▸ What the task requires
The entries below should appear again in your reply, word for word.

__________________________________________________

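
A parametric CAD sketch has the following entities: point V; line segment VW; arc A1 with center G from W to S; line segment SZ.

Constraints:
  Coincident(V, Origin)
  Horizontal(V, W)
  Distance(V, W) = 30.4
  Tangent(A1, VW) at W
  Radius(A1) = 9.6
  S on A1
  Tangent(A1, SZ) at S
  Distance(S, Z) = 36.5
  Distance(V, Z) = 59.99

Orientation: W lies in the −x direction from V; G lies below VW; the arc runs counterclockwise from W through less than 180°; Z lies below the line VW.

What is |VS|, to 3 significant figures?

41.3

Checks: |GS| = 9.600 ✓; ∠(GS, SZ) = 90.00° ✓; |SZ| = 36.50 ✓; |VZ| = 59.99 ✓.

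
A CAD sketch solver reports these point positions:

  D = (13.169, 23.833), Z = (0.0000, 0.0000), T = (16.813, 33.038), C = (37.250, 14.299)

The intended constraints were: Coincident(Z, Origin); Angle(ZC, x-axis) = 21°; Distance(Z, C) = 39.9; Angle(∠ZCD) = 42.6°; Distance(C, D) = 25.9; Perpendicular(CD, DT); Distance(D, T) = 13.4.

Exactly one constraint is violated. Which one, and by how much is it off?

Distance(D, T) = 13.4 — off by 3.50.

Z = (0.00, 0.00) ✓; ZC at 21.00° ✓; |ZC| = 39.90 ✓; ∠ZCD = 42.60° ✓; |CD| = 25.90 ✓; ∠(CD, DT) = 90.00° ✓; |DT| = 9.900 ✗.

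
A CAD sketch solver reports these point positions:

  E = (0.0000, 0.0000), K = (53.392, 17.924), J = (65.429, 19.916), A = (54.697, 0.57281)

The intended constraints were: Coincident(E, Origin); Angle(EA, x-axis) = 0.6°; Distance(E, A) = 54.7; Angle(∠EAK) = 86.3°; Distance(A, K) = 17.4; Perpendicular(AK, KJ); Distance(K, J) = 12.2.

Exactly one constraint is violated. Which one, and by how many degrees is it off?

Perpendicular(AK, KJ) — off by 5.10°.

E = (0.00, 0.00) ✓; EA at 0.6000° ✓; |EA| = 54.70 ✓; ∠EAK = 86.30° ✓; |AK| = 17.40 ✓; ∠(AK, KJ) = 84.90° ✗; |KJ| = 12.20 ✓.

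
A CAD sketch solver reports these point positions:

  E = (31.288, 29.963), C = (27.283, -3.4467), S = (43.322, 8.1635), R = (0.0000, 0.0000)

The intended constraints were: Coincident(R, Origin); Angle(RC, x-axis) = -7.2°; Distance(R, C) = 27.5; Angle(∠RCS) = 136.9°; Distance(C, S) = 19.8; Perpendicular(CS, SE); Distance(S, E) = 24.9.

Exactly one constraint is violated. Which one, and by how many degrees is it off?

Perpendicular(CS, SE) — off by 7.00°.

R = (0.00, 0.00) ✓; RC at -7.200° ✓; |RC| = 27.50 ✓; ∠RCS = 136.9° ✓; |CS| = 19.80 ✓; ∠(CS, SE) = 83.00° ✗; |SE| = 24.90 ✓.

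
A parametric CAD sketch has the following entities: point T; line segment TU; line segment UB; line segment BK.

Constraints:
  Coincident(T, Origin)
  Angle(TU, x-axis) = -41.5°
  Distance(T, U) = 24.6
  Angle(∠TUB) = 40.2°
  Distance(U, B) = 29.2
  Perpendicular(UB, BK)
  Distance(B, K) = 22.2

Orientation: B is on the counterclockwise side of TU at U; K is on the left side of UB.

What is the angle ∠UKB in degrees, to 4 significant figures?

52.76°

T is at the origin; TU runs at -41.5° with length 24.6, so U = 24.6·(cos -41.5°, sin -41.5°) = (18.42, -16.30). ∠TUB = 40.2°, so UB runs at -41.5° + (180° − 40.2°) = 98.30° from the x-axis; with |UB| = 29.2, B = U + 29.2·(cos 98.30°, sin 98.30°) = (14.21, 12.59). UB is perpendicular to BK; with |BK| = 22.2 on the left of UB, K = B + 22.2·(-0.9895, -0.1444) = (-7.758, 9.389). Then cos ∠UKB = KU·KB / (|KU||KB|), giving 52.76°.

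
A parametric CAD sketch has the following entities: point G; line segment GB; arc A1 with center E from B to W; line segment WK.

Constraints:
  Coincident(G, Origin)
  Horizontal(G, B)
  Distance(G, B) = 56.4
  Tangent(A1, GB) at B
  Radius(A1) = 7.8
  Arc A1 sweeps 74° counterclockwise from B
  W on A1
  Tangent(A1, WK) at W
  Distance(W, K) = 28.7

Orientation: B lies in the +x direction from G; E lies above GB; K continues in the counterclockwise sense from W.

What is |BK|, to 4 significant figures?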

__________________________________________________

▸ Your response
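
A parametric CAD sketch has the following entities: point V; line segment VW; arc A1 with center G from W to S; line segment SZ.

Constraints:
  Coincident(V, Origin)
  Horizontal(V, W)
  Distance(V, W) = 30.4
  Tangent(A1, VW) at W
  Radius(A1) = 9.6
  S on A1
  Tangent(A1, SZ) at S
  Distance(S, Z) = 36.5
  Distance(V, Z) = 59.99

Orientation: W lies in the −x direction from V; G lies below VW; the arc runs counterclockwise from W through less than 180°; Z lies below the line VW.

What is |VS|, to 3 significant figures?

41.3

Checks: |GS| = 9.600 ✓; ∠(GS, SZ) = 90.00° ✓; |SZ| = 36.50 ✓; |VZ| = 59.99 ✓.

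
A CAD sketch solver reports these point positions:

  D = (13.169, 23.833), Z = (0.0000, 0.0000), T = (16.813, 33.038), C = (37.250, 14.299)

The intended constraints were: Coincident(Z, Origin); Angle(ZC, x-axis) = 21°; Distance(Z, C) = 39.9; Angle(∠ZCD) = 42.6°; Distance(C, D) = 25.9; Perpendicular(CD, DT); Distance(D, T) = 13.4.

Exactly one constraint is violated. Which one, and by how much is it off?

Distance(D, T) = 13.4 — off by 3.50.

Z = (0.00, 0.00) ✓; ZC at 21.00° ✓; |ZC| = 39.90 ✓; ∠ZCD = 42.60° ✓; |CD| = 25.90 ✓; ∠(CD, DT) = 90.00° ✓; |DT| = 9.900 ✗.

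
A CAD sketch solver reports these point positions:

  E = (0.0000, 0.0000), K = (53.392, 17.924), J = (65.429, 19.916), A = (54.697, 0.57281)

The intended constraints were: Coincident(E, Origin); Angle(EA, x-axis) = 0.6°; Distance(E, A) = 54.7; Angle(∠EAK) = 86.3°; Distance(A, K) = 17.4; Perpendicular(AK, KJ); Distance(K, J) = 12.2.

Exactly one constraint is violated. Which one, and by how many degrees is it off?

Perpendicular(AK, KJ) — off by 5.10°.

E = (0.00, 0.00) ✓; EA at 0.6000° ✓; |EA| = 54.70 ✓; ∠EAK = 86.30° ✓; |AK| = 17.40 ✓; ∠(AK, KJ) = 84.90° ✗; |KJ| = 12.20 ✓.

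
A CAD sketch solver reports these point positions:

  E = (31.288, 29.963), C = (27.283, -3.4467), S = (43.322, 8.1635), R = (0.0000, 0.0000)

The intended constraints were: Coincident(R, Origin); Angle(RC, x-axis) = -7.2°; Distance(R, C) = 27.5; Angle(∠RCS) = 136.9°; Distance(C, S) = 19.8; Perpendicular(CS, SE); Distance(S, E) = 24.9.

Exactly one constraint is violated. Which one, and by how many degrees is it off?

Perpendicular(CS, SE) — off by 7.00°.

R = (0.00, 0.00) ✓; RC at -7.200° ✓; |RC| = 27.50 ✓; ∠RCS = 136.9° ✓; |CS| = 19.80 ✓; ∠(CS, SE) = 83.00° ✗; |SE| = 24.90 ✓.

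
A parametric CAD sketch has the following entities: point T; line segment TU; line segment UB; line segment BK.

Constraints:
  Coincident(T, Origin)
  Angle(TU, x-axis) = -41.5°
  Distance(T, U) = 24.6
  Angle(∠TUB) = 40.2°
  Distance(U, B) = 29.2
  Perpendicular(UB, BK)
  Distance(B, K) = 22.2

Orientation: B is on the counterclockwise side of TU at U; K is on the left side of UB.

What is the angle ∠UKB in degrees, to 4 significant figures?

52.76°

T is at the origin; TU runs at -41.5° with length 24.6, so U = 24.6·(cos -41.5°, sin -41.5°) = (18.42, -16.30). ∠TUB = 40.2°, so UB runs at -41.5° + (180° − 40.2°) = 98.30° from the x-axis; with |UB| = 29.2, B = U + 29.2·(cos 98.30°, sin 98.30°) = (14.21, 12.59). UB is perpendicular to BK; with |BK| = 22.2 on the left of UB, K = B + 22.2·(-0.9895, -0.1444) = (-7.758, 9.389). Then cos ∠UKB = KU·KB / (|KU||KB|), giving 52.76°.

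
A parametric CAD sketch has the following entities: point G; line segment GB; arc A1 with center E from B to W; line segment WK.

Constraints:
  Coincident(G, Origin)
  Horizontal(G, B)
  Distance(G, B) = 56.4
  Tangent(A1, GB) at B
  Radius(A1) = 7.8
  Arc A1 sweeps 74° counterclockwise from B
  W on A1
  Tangent(A1, WK) at W
  Distance(W, K) = 28.7

Orientation: B lies in the +x direction from G; E lies above GB; K continues in the counterclockwise sense from W.

What is |BK|, to 4 significant figures?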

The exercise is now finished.